Start of Input data

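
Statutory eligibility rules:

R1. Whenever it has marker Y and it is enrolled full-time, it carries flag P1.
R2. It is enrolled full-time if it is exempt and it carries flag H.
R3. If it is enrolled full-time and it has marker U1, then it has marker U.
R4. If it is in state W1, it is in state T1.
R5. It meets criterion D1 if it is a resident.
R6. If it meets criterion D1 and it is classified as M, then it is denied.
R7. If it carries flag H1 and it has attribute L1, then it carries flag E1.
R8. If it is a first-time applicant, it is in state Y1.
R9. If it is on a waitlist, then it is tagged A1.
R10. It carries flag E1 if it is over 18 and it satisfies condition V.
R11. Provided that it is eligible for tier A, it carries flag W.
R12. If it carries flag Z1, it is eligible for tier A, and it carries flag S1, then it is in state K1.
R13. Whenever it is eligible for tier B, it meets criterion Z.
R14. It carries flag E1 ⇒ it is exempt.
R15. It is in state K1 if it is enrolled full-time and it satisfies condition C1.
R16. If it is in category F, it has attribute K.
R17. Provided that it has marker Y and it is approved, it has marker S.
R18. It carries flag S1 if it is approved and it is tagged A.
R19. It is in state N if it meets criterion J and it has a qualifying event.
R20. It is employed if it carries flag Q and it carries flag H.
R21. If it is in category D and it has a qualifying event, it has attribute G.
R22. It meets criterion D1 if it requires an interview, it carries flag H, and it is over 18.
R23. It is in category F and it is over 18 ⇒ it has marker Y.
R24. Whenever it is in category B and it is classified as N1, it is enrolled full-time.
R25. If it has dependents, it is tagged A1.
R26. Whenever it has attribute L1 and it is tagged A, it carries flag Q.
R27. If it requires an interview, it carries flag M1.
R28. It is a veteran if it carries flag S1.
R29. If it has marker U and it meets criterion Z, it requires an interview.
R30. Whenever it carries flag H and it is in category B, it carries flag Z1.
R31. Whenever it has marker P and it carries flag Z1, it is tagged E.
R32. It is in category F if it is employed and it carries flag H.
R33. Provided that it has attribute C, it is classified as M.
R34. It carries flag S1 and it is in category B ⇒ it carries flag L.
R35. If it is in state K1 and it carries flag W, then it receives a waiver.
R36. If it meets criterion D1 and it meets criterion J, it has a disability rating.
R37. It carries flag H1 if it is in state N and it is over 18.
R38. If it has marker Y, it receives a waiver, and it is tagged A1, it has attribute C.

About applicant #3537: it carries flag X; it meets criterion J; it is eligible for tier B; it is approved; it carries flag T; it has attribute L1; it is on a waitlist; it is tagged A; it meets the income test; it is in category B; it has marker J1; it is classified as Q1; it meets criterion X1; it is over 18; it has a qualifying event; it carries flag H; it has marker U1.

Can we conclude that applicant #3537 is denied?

No

Forward chaining from the given facts derives: is tagged A1, meets criterion Z, carries flag S1, is in state N, carries flag Q, is a veteran, carries flag Z1, carries flag L, carries flag H1, carries flag E1, is exempt, is employed, is in category F, is enrolled full-time, has marker U, has attribute K, has marker Y, requires an interview, carries flag P1, has marker S, meets criterion D1, carries flag M1, has a disability rating.
The only rule concluding "it is denied" is R6, which needs "it is classified as M"; that is never established.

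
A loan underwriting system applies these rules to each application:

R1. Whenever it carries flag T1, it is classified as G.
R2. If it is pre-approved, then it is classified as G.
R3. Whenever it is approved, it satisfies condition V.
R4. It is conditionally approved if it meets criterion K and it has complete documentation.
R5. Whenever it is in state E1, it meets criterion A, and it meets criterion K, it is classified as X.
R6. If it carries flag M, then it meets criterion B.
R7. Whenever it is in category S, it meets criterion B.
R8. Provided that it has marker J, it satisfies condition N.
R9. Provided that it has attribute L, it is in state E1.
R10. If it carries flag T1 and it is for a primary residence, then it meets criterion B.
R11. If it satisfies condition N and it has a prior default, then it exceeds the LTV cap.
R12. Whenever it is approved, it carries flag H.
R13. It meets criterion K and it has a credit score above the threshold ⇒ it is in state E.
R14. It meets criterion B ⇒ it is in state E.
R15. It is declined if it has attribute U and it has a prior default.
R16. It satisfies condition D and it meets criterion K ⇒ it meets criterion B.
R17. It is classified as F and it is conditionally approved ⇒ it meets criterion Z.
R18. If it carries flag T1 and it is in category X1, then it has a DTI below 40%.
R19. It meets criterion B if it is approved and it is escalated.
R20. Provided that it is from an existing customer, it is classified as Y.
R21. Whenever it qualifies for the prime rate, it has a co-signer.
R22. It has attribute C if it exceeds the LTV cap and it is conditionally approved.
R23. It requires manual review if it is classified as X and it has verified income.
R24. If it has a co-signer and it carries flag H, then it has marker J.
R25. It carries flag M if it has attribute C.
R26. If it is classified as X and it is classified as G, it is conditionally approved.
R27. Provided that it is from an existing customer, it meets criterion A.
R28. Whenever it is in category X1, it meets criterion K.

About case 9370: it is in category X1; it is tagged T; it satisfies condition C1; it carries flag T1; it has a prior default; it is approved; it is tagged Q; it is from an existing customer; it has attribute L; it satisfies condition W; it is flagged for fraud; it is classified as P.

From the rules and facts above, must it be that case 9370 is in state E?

Forward chaining from the given facts derives: is classified as G, satisfies condition V, is in state E1, carries flag H, has a DTI below 40%, is classified as Y, meets criterion A, meets criterion K, is classified as X, is conditionally approved.
Rules concluding "it is in state E": R13 needs "it has a credit score above the threshold"; R14 needs "it meets criterion B" — none of these are established.

No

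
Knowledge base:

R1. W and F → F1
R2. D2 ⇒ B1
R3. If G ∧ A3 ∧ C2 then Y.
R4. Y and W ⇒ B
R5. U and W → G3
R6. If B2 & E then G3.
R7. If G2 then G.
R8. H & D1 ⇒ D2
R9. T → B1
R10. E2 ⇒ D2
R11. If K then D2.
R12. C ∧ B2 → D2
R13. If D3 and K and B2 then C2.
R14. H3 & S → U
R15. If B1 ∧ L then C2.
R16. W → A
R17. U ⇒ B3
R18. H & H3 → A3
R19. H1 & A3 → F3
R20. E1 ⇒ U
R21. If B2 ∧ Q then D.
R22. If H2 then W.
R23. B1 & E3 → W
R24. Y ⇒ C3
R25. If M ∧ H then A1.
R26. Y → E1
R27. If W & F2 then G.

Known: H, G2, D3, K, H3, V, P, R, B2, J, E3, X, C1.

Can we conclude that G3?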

End of Input data

• **Task directions**
Each line above is to be repeated exactly.

• **Response to this exercise**
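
Statutory eligibility rules:

R1. Whenever it has marker Y and it is enrolled full-time, it carries flag P1.
R2. It is enrolled full-time if it is exempt and it carries flag H.
R3. If it is enrolled full-time and it has marker U1, then it has marker U.
R4. If it is in state W1, it is in state T1.
R5. It meets criterion D1 if it is a resident.
R6. If it meets criterion D1 and it is classified as M, then it is denied.
R7. If it carries flag H1 and it has attribute L1, then it carries flag E1.
R8. If it is a first-time applicant, it is in state Y1.
R9. If it is on a waitlist, then it is tagged A1.
R10. It carries flag E1 if it is over 18 and it satisfies condition V.
R11. Provided that it is eligible for tier A, it carries flag W.
R12. If it carries flag Z1, it is eligible for tier A, and it carries flag S1, then it is in state K1.
R13. Whenever it is eligible for tier B, it meets criterion Z.
R14. It carries flag E1 ⇒ it is exempt.
R15. It is in state K1 if it is enrolled full-time and it satisfies condition C1.
R16. If it is in category F, it has attribute K.
R17. Provided that it has marker Y and it is approved, it has marker S.
R18. It carries flag S1 if it is approved and it is tagged A.
R19. It is in state N if it meets criterion J and it has a qualifying event.
R20. It is employed if it carries flag Q and it carries flag H.
R21. If it is in category D and it has a qualifying event, it has attribute G.
R22. It meets criterion D1 if it requires an interview, it carries flag H, and it is over 18.
R23. It is in category F and it is over 18 ⇒ it has marker Y.
R24. Whenever it is in category B and it is classified as N1, it is enrolled full-time.
R25. If it has dependents, it is tagged A1.
R26. Whenever it has attribute L1 and it is tagged A, it carries flag Q.
R27. If it requires an interview, it carries flag M1.
R28. It is a veteran if it carries flag S1.
R29. If it has marker U and it meets criterion Z, it requires an interview.
R30. Whenever it carries flag H and it is in category B, it carries flag Z1.
R31. Whenever it has marker P and it carries flag Z1, it is tagged E.
R32. It is in category F if it is employed and it carries flag H.
R33. Provided that it has attribute C, it is classified as M.
R34. It carries flag S1 and it is in category B ⇒ it carries flag L.
R35. If it is in state K1 and it carries flag W, then it receives a waiver.
R36. If it meets criterion D1 and it meets criterion J, it has a disability rating.
R37. It carries flag H1 if it is in state N and it is over 18.
R38. If it has marker Y, it receives a waiver, and it is tagged A1, it has attribute C.

About applicant #3537: it carries flag X; it meets criterion J; it is eligible for tier B; it is approved; it carries flag T; it has attribute L1; it is on a waitlist; it is tagged A; it meets the income test; it is in category B; it has marker J1; it is classified as Q1; it meets criterion X1; it is over 18; it has a qualifying event; it carries flag H; it has marker U1.

Can we conclude that applicant #3537 is denied?

No

Forward chaining from the given facts derives: is tagged A1, meets criterion Z, carries flag S1, is in state N, carries flag Q, is a veteran, carries flag Z1, carries flag L, carries flag H1, carries flag E1, is exempt, is employed, is in category F, is enrolled full-time, has marker U, has attribute K, has marker Y, requires an interview, carries flag P1, has marker S, meets criterion D1, carries flag M1, has a disability rating.
The only rule concluding "it is denied" is R6, which needs "it is classified as M"; that is never established.

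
A loan underwriting system applies these rules to each application:

R1. Whenever it carries flag T1, it is classified as G.
R2. If it is pre-approved, then it is classified as G.
R3. Whenever it is approved, it satisfies condition V.
R4. It is conditionally approved if it meets criterion K and it has complete documentation.
R5. Whenever it is in state E1, it meets criterion A, and it meets criterion K, it is classified as X.
R6. If it carries flag M, then it meets criterion B.
R7. Whenever it is in category S, it meets criterion B.
R8. Provided that it has marker J, it satisfies condition N.
R9. Provided that it has attribute L, it is in state E1.
R10. If it carries flag T1 and it is for a primary residence, then it meets criterion B.
R11. If it satisfies condition N and it has a prior default, then it exceeds the LTV cap.
R12. Whenever it is approved, it carries flag H.
R13. It meets criterion K and it has a credit score above the threshold ⇒ it is in state E.
R14. It meets criterion B ⇒ it is in state E.
R15. It is declined if it has attribute U and it has a prior default.
R16. It satisfies condition D and it meets criterion K ⇒ it meets criterion B.
R17. It is classified as F and it is conditionally approved ⇒ it meets criterion Z.
R18. If it carries flag T1 and it is in category X1, then it has a DTI below 40%.
R19. It meets criterion B if it is approved and it is escalated.
R20. Provided that it is from an existing customer, it is classified as Y.
R21. Whenever it qualifies for the prime rate, it has a co-signer.
R22. It has attribute C if it exceeds the LTV cap and it is conditionally approved.
R23. It requires manual review if it is classified as X and it has verified income.
R24. If it has a co-signer and it carries flag H, then it has marker J.
R25. It carries flag M if it has attribute C.
R26. If it is classified as X and it is classified as G, it is conditionally approved.
R27. Provided that it is from an existing customer, it meets criterion A.
R28. Whenever it is in category X1, it meets criterion K.

About case 9370: it is in category X1; it is tagged T; it satisfies condition C1; it carries flag T1; it has a prior default; it is approved; it is tagged Q; it is from an existing customer; it has attribute L; it satisfies condition W; it is flagged for fraud; it is classified as P.

From the rules and facts above, must it be that case 9370 is in state E?

Forward chaining from the given facts derives: is classified as G, satisfies condition V, is in state E1, carries flag H, has a DTI below 40%, is classified as Y, meets criterion A, meets criterion K, is classified as X, is conditionally approved.
Rules concluding "it is in state E": R13 needs "it has a credit score above the threshold"; R14 needs "it meets criterion B" — none of these are established.

No

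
Knowledge base:

R1. W and F → F1
R2. D2 ⇒ B1
R3. If G ∧ A3 ∧ C2 then Y.
R4. Y and W ⇒ B
R5. U and W → G3
R6. If B2 & E then G3.
R7. If G2 then G.
R8. H & D1 ⇒ D2
R9. T → B1
R10. E2 ⇒ D2
R11. If K then D2.
R12. C ∧ B2 → D2
R13. If D3 and K and B2 then C2.
R14. H3 & S → U
R15. If B1 ∧ L then C2.
R16. W → A
R17. U ⇒ B3
R18. H & H3 → A3
R19. H1 & A3 → F3
R20. E1 ⇒ U
R21. If B2 ∧ Q then D.
R22. If H2 then W.
R23. B1 & E3 → W
R24. Y ⇒ C3
R25. If M ∧ H then A1.
R26. Y → E1
R27. If W & F2 then G.

Known: H, G2, D3, K, H3, V, P, R, B2, J, E3, X, C1.

Can we conclude that G3?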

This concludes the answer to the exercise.